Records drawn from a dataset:
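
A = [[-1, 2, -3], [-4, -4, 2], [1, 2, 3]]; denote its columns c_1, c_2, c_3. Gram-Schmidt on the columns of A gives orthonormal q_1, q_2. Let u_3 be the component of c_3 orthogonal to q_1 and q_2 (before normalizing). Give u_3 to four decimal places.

c_1 = (-1, -4, 1); ‖c_1‖ = 4.2426, so q_1 = (-0.2357, -0.9428, 0.2357).
q_1·c_2 = (-0.2357)·2 + (-0.9428)·(-4) + 0.2357·2 = 3.7712.
u_2 = c_2 − 3.7712·q_1 = (2.8889, -0.4444, 1.1111).
‖u_2‖ = 3.1269, so q_2 = (0.9239, -0.1421, 0.3553).
q_1·c_3 = (-0.2357)·(-3) + (-0.9428)·2 + 0.2357·3 = -0.4714; q_2·c_3 = 0.9239·(-3) + (-0.1421)·2 + 0.3553·3 = -1.9899.
u_3 = c_3 + 0.4714·q_1 + 1.9899·q_2 = (-1.2727, 1.2727, 3.8182).

u_3 = (-1.2727, 1.2727, 3.8182)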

WHAT TO PRODUCE ▸ Copy every entry exactly; no part may be left out.

YOUR SOLUTION ▸
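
A = [[-1, 2, -3], [-4, -4, 2], [1, 2, 3]]; denote its columns c_1, c_2, c_3. Gram-Schmidt on the columns of A gives orthonormal q_1, q_2. Let u_3 be the component of c_3 orthogonal to q_1 and q_2 (before normalizing). Give u_3 to four decimal places.

c_1 = (-1, -4, 1); ‖c_1‖ = 4.2426, so q_1 = (-0.2357, -0.9428, 0.2357).
q_1·c_2 = (-0.2357)·2 + (-0.9428)·(-4) + 0.2357·2 = 3.7712.
u_2 = c_2 − 3.7712·q_1 = (2.8889, -0.4444, 1.1111).
‖u_2‖ = 3.1269, so q_2 = (0.9239, -0.1421, 0.3553).
q_1·c_3 = (-0.2357)·(-3) + (-0.9428)·2 + 0.2357·3 = -0.4714; q_2·c_3 = 0.9239·(-3) + (-0.1421)·2 + 0.3553·3 = -1.9899.
u_3 = c_3 + 0.4714·q_1 + 1.9899·q_2 = (-1.2727, 1.2727, 3.8182).

u_3 = (-1.2727, 1.2727, 3.8182)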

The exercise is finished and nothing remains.